Task to complete:
Every line of the material below should be retyped exactly.

Materials provided:
_ _ _ _

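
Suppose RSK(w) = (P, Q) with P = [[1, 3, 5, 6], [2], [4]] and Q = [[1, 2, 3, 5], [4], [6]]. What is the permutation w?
2 4 5 3 6 1

Reverse the RSK construction: for i from n down to 1, find the cell of Q containing i, remove the entry at that cell from P, and reverse-bump it up through P; the value ejected from row 1 is w(i).

Step i=6: Q has 6 at row 3, column 1; remove 4 from row 3 of P and reverse-bump: 4 enters row 2 and ejects 2; 2 enters row 1 and ejects 1. So w(6) = 1. P is now [[2, 3, 5, 6], [4]].
Step i=5: Q has 5 at row 1, column 4; remove that cell from P, ejecting 6. So w(5) = 6. P is now [[2, 3, 5], [4]].
Step i=4: Q has 4 at row 2, column 1; remove 4 from row 2 of P and reverse-bump: 4 enters row 1 and ejects 3. So w(4) = 3. P is now [[2, 4, 5]].
Step i=3: Q has 3 at row 1, column 3; remove that cell from P, ejecting 5. So w(3) = 5. P is now [[2, 4]].
Step i=2: Q has 2 at row 1, column 2; remove that cell from P, ejecting 4. So w(2) = 4. P is now [[2]].
Step i=1: Q has 1 at row 1, column 1; remove that cell from P, ejecting 2. So w(1) = 2. P is now [].

So w = 2 4 5 3 6 1.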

_ _ _ _

Solution to the problem:
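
Suppose RSK(w) = (P, Q) with P = [[1, 3, 5, 6], [2], [4]] and Q = [[1, 2, 3, 5], [4], [6]]. What is the permutation w?
2 4 5 3 6 1

Reverse the RSK construction: for i from n down to 1, find the cell of Q containing i, remove the entry at that cell from P, and reverse-bump it up through P; the value ejected from row 1 is w(i).

Step i=6: Q has 6 at row 3, column 1; remove 4 from row 3 of P and reverse-bump: 4 enters row 2 and ejects 2; 2 enters row 1 and ejects 1. So w(6) = 1. P is now [[2, 3, 5, 6], [4]].
Step i=5: Q has 5 at row 1, column 4; remove that cell from P, ejecting 6. So w(5) = 6. P is now [[2, 3, 5], [4]].
Step i=4: Q has 4 at row 2, column 1; remove 4 from row 2 of P and reverse-bump: 4 enters row 1 and ejects 3. So w(4) = 3. P is now [[2, 4, 5]].
Step i=3: Q has 3 at row 1, column 3; remove that cell from P, ejecting 5. So w(3) = 5. P is now [[2, 4]].
Step i=2: Q has 2 at row 1, column 2; remove that cell from P, ejecting 4. So w(2) = 4. P is now [[2]].
Step i=1: Q has 1 at row 1, column 1; remove that cell from P, ejecting 2. So w(1) = 2. P is now [].

So w = 2 4 5 3 6 1.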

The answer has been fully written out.